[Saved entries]
========

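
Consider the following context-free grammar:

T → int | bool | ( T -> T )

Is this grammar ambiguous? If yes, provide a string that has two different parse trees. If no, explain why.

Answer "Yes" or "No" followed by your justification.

No - the grammar is unambiguous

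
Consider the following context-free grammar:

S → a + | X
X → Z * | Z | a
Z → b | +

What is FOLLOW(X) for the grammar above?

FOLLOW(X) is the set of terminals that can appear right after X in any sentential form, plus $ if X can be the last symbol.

We compute FOLLOW(X) using the standard algorithm.
FOLLOW(S) starts with {$}.
FIRST(S) = {+, a, b}
FIRST(X) = {+, a, b}
FIRST(Z) = {+, b}
FOLLOW(S) = {$}
FOLLOW(X) = {$}
FOLLOW(Z) = {$, *}
Therefore, FOLLOW(X) = {$}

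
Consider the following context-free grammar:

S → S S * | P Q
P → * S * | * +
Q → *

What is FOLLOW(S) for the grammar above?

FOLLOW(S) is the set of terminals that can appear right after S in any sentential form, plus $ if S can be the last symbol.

We compute FOLLOW(S) using the standard algorithm.
FOLLOW(S) starts with {$}.
FIRST(P) = {*}
FIRST(Q) = {*}
FIRST(S) = {*}
FOLLOW(P) = {*}
FOLLOW(Q) = {$, *}
FOLLOW(S) = {$, *}
Therefore, FOLLOW(S) = {$, *}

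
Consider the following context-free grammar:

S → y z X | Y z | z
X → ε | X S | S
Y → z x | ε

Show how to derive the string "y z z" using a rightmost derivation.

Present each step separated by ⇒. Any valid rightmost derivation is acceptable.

S ⇒ y z X ⇒ y z S ⇒ y z z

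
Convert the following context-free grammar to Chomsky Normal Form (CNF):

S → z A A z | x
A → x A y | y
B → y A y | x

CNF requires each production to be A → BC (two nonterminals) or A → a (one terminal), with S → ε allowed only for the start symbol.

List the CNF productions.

TZ → z; S → x; TX → x; TY → y; A → y; B → x; S → TZ X0; X0 → A X1; X1 → A TZ; A → TX X2; X2 → A TY; B → TY X3; X3 → A TY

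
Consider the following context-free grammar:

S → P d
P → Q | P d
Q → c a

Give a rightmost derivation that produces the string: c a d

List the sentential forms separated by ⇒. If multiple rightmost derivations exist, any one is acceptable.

S ⇒ P d ⇒ Q d ⇒ c a d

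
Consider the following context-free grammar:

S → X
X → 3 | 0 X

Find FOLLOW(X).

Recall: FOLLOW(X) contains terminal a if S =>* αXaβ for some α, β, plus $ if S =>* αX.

We compute FOLLOW(X) using the standard algorithm.
FOLLOW(S) starts with {$}.
FIRST(S) = {0, 3}
FIRST(X) = {0, 3}
FOLLOW(S) = {$}
FOLLOW(X) = {$}
Therefore, FOLLOW(X) = {$}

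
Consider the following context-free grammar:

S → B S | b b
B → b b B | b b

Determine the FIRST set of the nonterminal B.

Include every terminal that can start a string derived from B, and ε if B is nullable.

We compute FIRST(B) using the standard algorithm.
FIRST(B) = {b}
FIRST(S) = {b}
Therefore, FIRST(B) = {b}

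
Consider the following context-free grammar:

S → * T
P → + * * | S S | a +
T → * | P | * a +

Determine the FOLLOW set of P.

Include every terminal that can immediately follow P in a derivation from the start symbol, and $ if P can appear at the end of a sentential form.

We compute FOLLOW(P) using the standard algorithm.
FOLLOW(S) starts with {$}.
FIRST(P) = {*, +, a}
FIRST(S) = {*}
FIRST(T) = {*, +, a}
FOLLOW(P) = {$, *}
FOLLOW(S) = {$, *}
FOLLOW(T) = {$, *}
Therefore, FOLLOW(P) = {$, *}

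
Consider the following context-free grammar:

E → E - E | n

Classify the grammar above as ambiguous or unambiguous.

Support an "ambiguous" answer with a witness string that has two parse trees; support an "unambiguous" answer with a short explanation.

Ambiguous - the string 'n - n - n - n - n' has two distinct parse trees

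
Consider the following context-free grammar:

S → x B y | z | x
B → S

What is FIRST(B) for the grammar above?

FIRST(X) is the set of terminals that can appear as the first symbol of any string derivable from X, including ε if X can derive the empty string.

We compute FIRST(B) using the standard algorithm.
FIRST(B) = {x, z}
FIRST(S) = {x, z}
Therefore, FIRST(B) = {x, z}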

========

DIRECTIONS:
Reproduce the entries exactly. Every word has to stay the same.

RESULT FOR THIS TASK:
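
Consider the following context-free grammar:

T → int | bool | ( T -> T )

Is this grammar ambiguous? If yes, provide a string that has two different parse trees. If no, explain why.

Answer "Yes" or "No" followed by your justification.

No - the grammar is unambiguous

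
Consider the following context-free grammar:

S → a + | X
X → Z * | Z | a
Z → b | +

What is FOLLOW(X) for the grammar above?

FOLLOW(X) is the set of terminals that can appear right after X in any sentential form, plus $ if X can be the last symbol.

We compute FOLLOW(X) using the standard algorithm.
FOLLOW(S) starts with {$}.
FIRST(S) = {+, a, b}
FIRST(X) = {+, a, b}
FIRST(Z) = {+, b}
FOLLOW(S) = {$}
FOLLOW(X) = {$}
FOLLOW(Z) = {$, *}
Therefore, FOLLOW(X) = {$}

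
Consider the following context-free grammar:

S → S S * | P Q
P → * S * | * +
Q → *

What is FOLLOW(S) for the grammar above?

FOLLOW(S) is the set of terminals that can appear right after S in any sentential form, plus $ if S can be the last symbol.

We compute FOLLOW(S) using the standard algorithm.
FOLLOW(S) starts with {$}.
FIRST(P) = {*}
FIRST(Q) = {*}
FIRST(S) = {*}
FOLLOW(P) = {*}
FOLLOW(Q) = {$, *}
FOLLOW(S) = {$, *}
Therefore, FOLLOW(S) = {$, *}

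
Consider the following context-free grammar:

S → y z X | Y z | z
X → ε | X S | S
Y → z x | ε

Show how to derive the string "y z z" using a rightmost derivation.

Present each step separated by ⇒. Any valid rightmost derivation is acceptable.

S ⇒ y z X ⇒ y z S ⇒ y z z

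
Convert the following context-free grammar to Chomsky Normal Form (CNF):

S → z A A z | x
A → x A y | y
B → y A y | x

CNF requires each production to be A → BC (two nonterminals) or A → a (one terminal), with S → ε allowed only for the start symbol.

List the CNF productions.

TZ → z; S → x; TX → x; TY → y; A → y; B → x; S → TZ X0; X0 → A X1; X1 → A TZ; A → TX X2; X2 → A TY; B → TY X3; X3 → A TY

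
Consider the following context-free grammar:

S → P d
P → Q | P d
Q → c a

Give a rightmost derivation that produces the string: c a d

List the sentential forms separated by ⇒. If multiple rightmost derivations exist, any one is acceptable.

S ⇒ P d ⇒ Q d ⇒ c a d

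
Consider the following context-free grammar:

S → X
X → 3 | 0 X

Find FOLLOW(X).

Recall: FOLLOW(X) contains terminal a if S =>* αXaβ for some α, β, plus $ if S =>* αX.

We compute FOLLOW(X) using the standard algorithm.
FOLLOW(S) starts with {$}.
FIRST(S) = {0, 3}
FIRST(X) = {0, 3}
FOLLOW(S) = {$}
FOLLOW(X) = {$}
Therefore, FOLLOW(X) = {$}

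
Consider the following context-free grammar:

S → B S | b b
B → b b B | b b

Determine the FIRST set of the nonterminal B.

Include every terminal that can start a string derived from B, and ε if B is nullable.

We compute FIRST(B) using the standard algorithm.
FIRST(B) = {b}
FIRST(S) = {b}
Therefore, FIRST(B) = {b}

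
Consider the following context-free grammar:

S → * T
P → + * * | S S | a +
T → * | P | * a +

Determine the FOLLOW set of P.

Include every terminal that can immediately follow P in a derivation from the start symbol, and $ if P can appear at the end of a sentential form.

We compute FOLLOW(P) using the standard algorithm.
FOLLOW(S) starts with {$}.
FIRST(P) = {*, +, a}
FIRST(S) = {*}
FIRST(T) = {*, +, a}
FOLLOW(P) = {$, *}
FOLLOW(S) = {$, *}
FOLLOW(T) = {$, *}
Therefore, FOLLOW(P) = {$, *}

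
Consider the following context-free grammar:

E → E - E | n

Classify the grammar above as ambiguous or unambiguous.

Support an "ambiguous" answer with a witness string that has two parse trees; support an "unambiguous" answer with a short explanation.

Ambiguous - the string 'n - n - n - n - n' has two distinct parse trees

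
Consider the following context-free grammar:

S → x B y | z | x
B → S

What is FIRST(B) for the grammar above?

FIRST(X) is the set of terminals that can appear as the first symbol of any string derivable from X, including ε if X can derive the empty string.

We compute FIRST(B) using the standard algorithm.
FIRST(B) = {x, z}
FIRST(S) = {x, z}
Therefore, FIRST(B) = {x, z}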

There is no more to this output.